• INSTRUCTIONS FOR THE TASK:
An exact transcript of the records is what this task asks for.

——

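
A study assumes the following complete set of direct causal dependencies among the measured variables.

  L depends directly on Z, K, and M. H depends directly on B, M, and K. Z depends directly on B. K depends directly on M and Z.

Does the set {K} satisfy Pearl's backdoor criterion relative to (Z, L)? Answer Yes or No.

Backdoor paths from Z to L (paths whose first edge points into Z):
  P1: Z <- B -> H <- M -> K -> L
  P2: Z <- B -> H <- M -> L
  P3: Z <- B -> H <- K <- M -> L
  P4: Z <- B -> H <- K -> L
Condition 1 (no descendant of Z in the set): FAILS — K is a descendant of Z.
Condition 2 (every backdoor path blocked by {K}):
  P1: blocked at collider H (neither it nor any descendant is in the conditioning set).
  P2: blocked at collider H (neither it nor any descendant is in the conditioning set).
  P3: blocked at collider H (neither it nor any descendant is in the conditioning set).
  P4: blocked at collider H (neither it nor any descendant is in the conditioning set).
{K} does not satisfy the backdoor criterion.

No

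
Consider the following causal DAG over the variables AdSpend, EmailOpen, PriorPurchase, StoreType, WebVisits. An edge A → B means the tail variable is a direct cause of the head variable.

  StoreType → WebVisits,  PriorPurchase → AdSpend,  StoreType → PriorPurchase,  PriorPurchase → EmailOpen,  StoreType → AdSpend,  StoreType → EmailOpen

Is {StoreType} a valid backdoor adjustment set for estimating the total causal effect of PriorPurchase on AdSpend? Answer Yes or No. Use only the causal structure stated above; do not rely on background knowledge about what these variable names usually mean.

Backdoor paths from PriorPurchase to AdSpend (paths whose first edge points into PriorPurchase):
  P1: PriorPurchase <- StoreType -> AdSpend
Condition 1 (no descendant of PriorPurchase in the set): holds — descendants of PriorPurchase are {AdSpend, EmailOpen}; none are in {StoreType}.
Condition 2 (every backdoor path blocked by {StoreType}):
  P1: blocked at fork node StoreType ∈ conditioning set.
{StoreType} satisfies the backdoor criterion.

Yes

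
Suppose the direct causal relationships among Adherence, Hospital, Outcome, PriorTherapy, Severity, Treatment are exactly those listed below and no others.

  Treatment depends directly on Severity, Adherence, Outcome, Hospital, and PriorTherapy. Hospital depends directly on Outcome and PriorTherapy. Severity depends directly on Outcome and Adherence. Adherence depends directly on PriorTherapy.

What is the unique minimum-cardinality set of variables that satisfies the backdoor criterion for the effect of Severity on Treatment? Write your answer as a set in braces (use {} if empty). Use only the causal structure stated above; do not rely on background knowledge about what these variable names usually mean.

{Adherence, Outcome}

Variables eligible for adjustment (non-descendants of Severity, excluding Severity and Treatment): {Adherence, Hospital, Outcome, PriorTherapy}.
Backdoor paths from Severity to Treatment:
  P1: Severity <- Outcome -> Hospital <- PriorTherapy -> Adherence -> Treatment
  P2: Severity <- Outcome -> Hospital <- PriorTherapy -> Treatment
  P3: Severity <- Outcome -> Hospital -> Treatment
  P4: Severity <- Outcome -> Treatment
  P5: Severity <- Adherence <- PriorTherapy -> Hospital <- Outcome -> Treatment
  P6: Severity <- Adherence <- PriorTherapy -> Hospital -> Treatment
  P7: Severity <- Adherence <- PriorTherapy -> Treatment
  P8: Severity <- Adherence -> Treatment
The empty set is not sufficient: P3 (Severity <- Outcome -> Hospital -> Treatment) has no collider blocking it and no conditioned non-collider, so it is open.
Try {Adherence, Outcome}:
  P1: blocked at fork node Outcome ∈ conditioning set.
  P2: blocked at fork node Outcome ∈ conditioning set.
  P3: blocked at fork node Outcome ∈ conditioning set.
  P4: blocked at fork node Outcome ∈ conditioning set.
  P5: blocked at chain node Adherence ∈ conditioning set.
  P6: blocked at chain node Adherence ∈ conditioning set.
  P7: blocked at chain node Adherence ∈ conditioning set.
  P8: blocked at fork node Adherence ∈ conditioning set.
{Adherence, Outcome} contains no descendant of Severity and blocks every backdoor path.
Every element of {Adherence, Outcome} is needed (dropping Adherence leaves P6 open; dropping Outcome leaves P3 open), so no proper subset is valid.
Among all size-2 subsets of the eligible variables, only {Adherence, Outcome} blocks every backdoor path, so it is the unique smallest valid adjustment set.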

——

• SOLUTION TO THE PROBLEM:
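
A study assumes the following complete set of direct causal dependencies among the measured variables.

  L depends directly on Z, K, and M. H depends directly on B, M, and K. Z depends directly on B. K depends directly on M and Z.

Does the set {K} satisfy Pearl's backdoor criterion relative to (Z, L)? Answer Yes or No.

Backdoor paths from Z to L (paths whose first edge points into Z):
  P1: Z <- B -> H <- M -> K -> L
  P2: Z <- B -> H <- M -> L
  P3: Z <- B -> H <- K <- M -> L
  P4: Z <- B -> H <- K -> L
Condition 1 (no descendant of Z in the set): FAILS — K is a descendant of Z.
Condition 2 (every backdoor path blocked by {K}):
  P1: blocked at collider H (neither it nor any descendant is in the conditioning set).
  P2: blocked at collider H (neither it nor any descendant is in the conditioning set).
  P3: blocked at collider H (neither it nor any descendant is in the conditioning set).
  P4: blocked at collider H (neither it nor any descendant is in the conditioning set).
{K} does not satisfy the backdoor criterion.

No

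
Consider the following causal DAG over the variables AdSpend, EmailOpen, PriorPurchase, StoreType, WebVisits. An edge A → B means the tail variable is a direct cause of the head variable.

  StoreType → WebVisits,  PriorPurchase → AdSpend,  StoreType → PriorPurchase,  PriorPurchase → EmailOpen,  StoreType → AdSpend,  StoreType → EmailOpen

Is {StoreType} a valid backdoor adjustment set for estimating the total causal effect of PriorPurchase on AdSpend? Answer Yes or No. Use only the causal structure stated above; do not rely on background knowledge about what these variable names usually mean.

Backdoor paths from PriorPurchase to AdSpend (paths whose first edge points into PriorPurchase):
  P1: PriorPurchase <- StoreType -> AdSpend
Condition 1 (no descendant of PriorPurchase in the set): holds — descendants of PriorPurchase are {AdSpend, EmailOpen}; none are in {StoreType}.
Condition 2 (every backdoor path blocked by {StoreType}):
  P1: blocked at fork node StoreType ∈ conditioning set.
{StoreType} satisfies the backdoor criterion.

Yes

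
Suppose the direct causal relationships among Adherence, Hospital, Outcome, PriorTherapy, Severity, Treatment are exactly those listed below and no others.

  Treatment depends directly on Severity, Adherence, Outcome, Hospital, and PriorTherapy. Hospital depends directly on Outcome and PriorTherapy. Severity depends directly on Outcome and Adherence. Adherence depends directly on PriorTherapy.

What is the unique minimum-cardinality set of variables that satisfies the backdoor criterion for the effect of Severity on Treatment? Write your answer as a set in braces (use {} if empty). Use only the causal structure stated above; do not rely on background knowledge about what these variable names usually mean.

{Adherence, Outcome}

Variables eligible for adjustment (non-descendants of Severity, excluding Severity and Treatment): {Adherence, Hospital, Outcome, PriorTherapy}.
Backdoor paths from Severity to Treatment:
  P1: Severity <- Outcome -> Hospital <- PriorTherapy -> Adherence -> Treatment
  P2: Severity <- Outcome -> Hospital <- PriorTherapy -> Treatment
  P3: Severity <- Outcome -> Hospital -> Treatment
  P4: Severity <- Outcome -> Treatment
  P5: Severity <- Adherence <- PriorTherapy -> Hospital <- Outcome -> Treatment
  P6: Severity <- Adherence <- PriorTherapy -> Hospital -> Treatment
  P7: Severity <- Adherence <- PriorTherapy -> Treatment
  P8: Severity <- Adherence -> Treatment
The empty set is not sufficient: P3 (Severity <- Outcome -> Hospital -> Treatment) has no collider blocking it and no conditioned non-collider, so it is open.
Try {Adherence, Outcome}:
  P1: blocked at fork node Outcome ∈ conditioning set.
  P2: blocked at fork node Outcome ∈ conditioning set.
  P3: blocked at fork node Outcome ∈ conditioning set.
  P4: blocked at fork node Outcome ∈ conditioning set.
  P5: blocked at chain node Adherence ∈ conditioning set.
  P6: blocked at chain node Adherence ∈ conditioning set.
  P7: blocked at chain node Adherence ∈ conditioning set.
  P8: blocked at fork node Adherence ∈ conditioning set.
{Adherence, Outcome} contains no descendant of Severity and blocks every backdoor path.
Every element of {Adherence, Outcome} is needed (dropping Adherence leaves P6 open; dropping Outcome leaves P3 open), so no proper subset is valid.
Among all size-2 subsets of the eligible variables, only {Adherence, Outcome} blocks every backdoor path, so it is the unique smallest valid adjustment set.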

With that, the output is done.